What is needed:
Your response should consist of the full data, set down exactly.
Segment Start: Records for the exercise
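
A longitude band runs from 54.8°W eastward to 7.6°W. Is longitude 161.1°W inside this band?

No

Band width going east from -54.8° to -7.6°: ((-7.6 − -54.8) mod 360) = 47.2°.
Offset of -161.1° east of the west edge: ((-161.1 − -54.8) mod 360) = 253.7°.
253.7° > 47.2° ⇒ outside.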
Segment End: Records for the exercise
The completed task:
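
A longitude band runs from 54.8°W eastward to 7.6°W. Is longitude 161.1°W inside this band?

No

Band width going east from -54.8° to -7.6°: ((-7.6 − -54.8) mod 360) = 47.2°.
Offset of -161.1° east of the west edge: ((-161.1 − -54.8) mod 360) = 253.7°.
253.7° > 47.2° ⇒ outside.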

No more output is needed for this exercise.